Once the line containing "You want to" is located, output it and every line after it through the end of the records, exactly as written and nothing else.

Exercise data
>>>
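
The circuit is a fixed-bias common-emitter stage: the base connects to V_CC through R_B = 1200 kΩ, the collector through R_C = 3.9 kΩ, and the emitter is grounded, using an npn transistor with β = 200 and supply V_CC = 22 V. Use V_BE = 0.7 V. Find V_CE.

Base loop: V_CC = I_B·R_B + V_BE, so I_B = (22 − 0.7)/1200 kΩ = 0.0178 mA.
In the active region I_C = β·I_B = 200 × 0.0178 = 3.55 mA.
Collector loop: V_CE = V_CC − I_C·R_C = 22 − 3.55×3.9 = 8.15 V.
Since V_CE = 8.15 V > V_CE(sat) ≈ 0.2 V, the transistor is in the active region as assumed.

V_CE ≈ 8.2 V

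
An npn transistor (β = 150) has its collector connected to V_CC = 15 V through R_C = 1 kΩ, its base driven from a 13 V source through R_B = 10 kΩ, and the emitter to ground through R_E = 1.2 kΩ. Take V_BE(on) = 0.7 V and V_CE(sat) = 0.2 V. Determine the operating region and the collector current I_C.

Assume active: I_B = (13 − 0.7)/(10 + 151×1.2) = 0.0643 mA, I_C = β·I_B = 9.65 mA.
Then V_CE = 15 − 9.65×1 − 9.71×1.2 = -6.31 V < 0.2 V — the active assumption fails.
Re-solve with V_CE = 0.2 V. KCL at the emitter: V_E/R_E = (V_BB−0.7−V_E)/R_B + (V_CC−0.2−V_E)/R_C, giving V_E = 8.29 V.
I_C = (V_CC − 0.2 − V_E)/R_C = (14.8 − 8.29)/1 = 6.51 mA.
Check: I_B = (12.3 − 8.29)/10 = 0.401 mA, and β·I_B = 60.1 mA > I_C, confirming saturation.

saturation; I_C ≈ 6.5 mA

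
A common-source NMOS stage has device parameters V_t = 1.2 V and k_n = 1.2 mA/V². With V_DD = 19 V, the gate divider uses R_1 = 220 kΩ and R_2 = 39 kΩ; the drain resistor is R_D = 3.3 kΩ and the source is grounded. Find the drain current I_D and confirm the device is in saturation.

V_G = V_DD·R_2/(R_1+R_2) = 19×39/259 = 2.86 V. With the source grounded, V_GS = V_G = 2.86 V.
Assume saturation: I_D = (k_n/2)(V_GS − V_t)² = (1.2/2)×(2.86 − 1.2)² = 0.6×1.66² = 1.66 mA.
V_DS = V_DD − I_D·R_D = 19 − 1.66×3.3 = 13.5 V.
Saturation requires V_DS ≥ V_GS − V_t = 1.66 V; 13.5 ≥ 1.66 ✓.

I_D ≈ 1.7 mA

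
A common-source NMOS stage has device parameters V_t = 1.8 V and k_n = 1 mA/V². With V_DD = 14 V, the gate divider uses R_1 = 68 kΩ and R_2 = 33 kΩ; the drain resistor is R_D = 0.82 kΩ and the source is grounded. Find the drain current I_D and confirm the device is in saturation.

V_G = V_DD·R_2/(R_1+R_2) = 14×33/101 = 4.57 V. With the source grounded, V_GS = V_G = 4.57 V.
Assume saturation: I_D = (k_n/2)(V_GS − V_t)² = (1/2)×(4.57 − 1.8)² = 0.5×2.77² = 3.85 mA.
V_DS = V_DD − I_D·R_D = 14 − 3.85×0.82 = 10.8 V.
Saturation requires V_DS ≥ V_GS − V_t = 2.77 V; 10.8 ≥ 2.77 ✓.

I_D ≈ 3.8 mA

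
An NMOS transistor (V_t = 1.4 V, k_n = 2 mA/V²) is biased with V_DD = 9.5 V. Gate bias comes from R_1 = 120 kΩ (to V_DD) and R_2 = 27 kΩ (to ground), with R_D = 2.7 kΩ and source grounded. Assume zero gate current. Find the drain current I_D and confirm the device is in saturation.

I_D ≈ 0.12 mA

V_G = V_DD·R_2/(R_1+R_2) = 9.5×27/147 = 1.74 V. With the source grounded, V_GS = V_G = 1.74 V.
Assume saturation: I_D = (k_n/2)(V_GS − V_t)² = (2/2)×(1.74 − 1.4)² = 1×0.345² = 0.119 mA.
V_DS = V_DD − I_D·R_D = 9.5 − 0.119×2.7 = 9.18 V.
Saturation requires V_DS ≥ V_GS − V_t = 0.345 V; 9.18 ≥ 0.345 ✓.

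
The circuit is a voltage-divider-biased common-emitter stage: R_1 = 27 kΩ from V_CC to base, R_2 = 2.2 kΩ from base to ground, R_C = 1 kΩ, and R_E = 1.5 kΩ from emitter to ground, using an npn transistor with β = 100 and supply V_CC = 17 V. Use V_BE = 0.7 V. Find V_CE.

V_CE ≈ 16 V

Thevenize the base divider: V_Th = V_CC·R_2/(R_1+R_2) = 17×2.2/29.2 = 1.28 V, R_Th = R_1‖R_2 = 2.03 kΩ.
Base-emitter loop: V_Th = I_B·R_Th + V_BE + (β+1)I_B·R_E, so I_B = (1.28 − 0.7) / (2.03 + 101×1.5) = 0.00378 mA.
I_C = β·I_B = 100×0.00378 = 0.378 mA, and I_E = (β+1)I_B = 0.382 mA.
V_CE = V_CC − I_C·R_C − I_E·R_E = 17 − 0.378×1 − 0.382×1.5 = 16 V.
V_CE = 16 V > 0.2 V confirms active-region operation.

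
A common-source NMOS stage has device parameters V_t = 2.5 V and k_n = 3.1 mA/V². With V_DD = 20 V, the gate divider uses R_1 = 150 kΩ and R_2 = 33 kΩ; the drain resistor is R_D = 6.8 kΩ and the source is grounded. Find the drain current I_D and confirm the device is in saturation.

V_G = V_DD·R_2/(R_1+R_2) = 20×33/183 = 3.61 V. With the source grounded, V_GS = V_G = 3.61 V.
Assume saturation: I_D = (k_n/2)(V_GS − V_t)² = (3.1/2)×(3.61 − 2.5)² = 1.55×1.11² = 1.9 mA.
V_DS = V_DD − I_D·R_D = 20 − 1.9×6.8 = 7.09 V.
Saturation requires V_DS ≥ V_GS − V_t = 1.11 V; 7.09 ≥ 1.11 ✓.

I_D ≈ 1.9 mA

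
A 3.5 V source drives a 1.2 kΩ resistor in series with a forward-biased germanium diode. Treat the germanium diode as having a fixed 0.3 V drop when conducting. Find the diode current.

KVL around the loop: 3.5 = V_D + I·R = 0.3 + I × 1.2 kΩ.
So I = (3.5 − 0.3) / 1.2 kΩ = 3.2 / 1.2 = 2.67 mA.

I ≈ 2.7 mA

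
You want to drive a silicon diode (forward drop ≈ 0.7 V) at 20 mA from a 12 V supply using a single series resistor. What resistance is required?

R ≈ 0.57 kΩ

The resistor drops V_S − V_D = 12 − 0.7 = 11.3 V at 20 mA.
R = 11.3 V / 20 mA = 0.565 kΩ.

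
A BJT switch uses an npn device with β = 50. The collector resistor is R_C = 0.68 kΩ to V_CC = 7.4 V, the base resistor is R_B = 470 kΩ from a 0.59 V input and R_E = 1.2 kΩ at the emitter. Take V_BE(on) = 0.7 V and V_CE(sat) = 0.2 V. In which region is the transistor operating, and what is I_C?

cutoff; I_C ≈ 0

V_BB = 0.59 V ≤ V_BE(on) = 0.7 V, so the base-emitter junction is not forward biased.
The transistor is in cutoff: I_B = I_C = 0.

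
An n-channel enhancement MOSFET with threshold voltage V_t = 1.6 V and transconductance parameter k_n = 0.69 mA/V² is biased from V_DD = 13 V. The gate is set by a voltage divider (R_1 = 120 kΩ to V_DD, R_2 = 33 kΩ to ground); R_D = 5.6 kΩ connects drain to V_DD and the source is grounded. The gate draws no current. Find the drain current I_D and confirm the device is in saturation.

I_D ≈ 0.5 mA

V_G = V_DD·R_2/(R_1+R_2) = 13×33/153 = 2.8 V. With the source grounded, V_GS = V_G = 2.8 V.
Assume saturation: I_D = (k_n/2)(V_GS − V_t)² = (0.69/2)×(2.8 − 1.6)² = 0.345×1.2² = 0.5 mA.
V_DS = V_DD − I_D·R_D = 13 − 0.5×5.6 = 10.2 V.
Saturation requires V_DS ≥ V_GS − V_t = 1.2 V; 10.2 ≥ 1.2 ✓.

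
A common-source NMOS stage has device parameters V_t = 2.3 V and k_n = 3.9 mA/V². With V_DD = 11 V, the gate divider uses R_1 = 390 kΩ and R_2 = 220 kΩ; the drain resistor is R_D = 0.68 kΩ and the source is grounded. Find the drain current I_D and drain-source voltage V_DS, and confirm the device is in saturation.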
<<<
Result below
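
You want to drive a silicon diode (forward drop ≈ 0.7 V) at 20 mA from a 12 V supply using a single series resistor. What resistance is required?

R ≈ 0.57 kΩ

The resistor drops V_S − V_D = 12 − 0.7 = 11.3 V at 20 mA.
R = 11.3 V / 20 mA = 0.565 kΩ.

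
A BJT switch uses an npn device with β = 50. The collector resistor is R_C = 0.68 kΩ to V_CC = 7.4 V, the base resistor is R_B = 470 kΩ from a 0.59 V input and R_E = 1.2 kΩ at the emitter. Take V_BE(on) = 0.7 V and V_CE(sat) = 0.2 V. In which region is the transistor operating, and what is I_C?

cutoff; I_C ≈ 0

V_BB = 0.59 V ≤ V_BE(on) = 0.7 V, so the base-emitter junction is not forward biased.
The transistor is in cutoff: I_B = I_C = 0.

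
An n-channel enhancement MOSFET with threshold voltage V_t = 1.6 V and transconductance parameter k_n = 0.69 mA/V² is biased from V_DD = 13 V. The gate is set by a voltage divider (R_1 = 120 kΩ to V_DD, R_2 = 33 kΩ to ground); R_D = 5.6 kΩ connects drain to V_DD and the source is grounded. The gate draws no current. Find the drain current I_D and confirm the device is in saturation.

I_D ≈ 0.5 mA

V_G = V_DD·R_2/(R_1+R_2) = 13×33/153 = 2.8 V. With the source grounded, V_GS = V_G = 2.8 V.
Assume saturation: I_D = (k_n/2)(V_GS − V_t)² = (0.69/2)×(2.8 − 1.6)² = 0.345×1.2² = 0.5 mA.
V_DS = V_DD − I_D·R_D = 13 − 0.5×5.6 = 10.2 V.
Saturation requires V_DS ≥ V_GS − V_t = 1.2 V; 10.2 ≥ 1.2 ✓.

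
A common-source NMOS stage has device parameters V_t = 2.3 V and k_n = 3.9 mA/V². With V_DD = 11 V, the gate divider uses R_1 = 390 kΩ and R_2 = 220 kΩ; the drain resistor is R_D = 0.68 kΩ and the source is grounded. Find the drain current I_D and drain-source voltage V_DS, and confirm the device is in saturation.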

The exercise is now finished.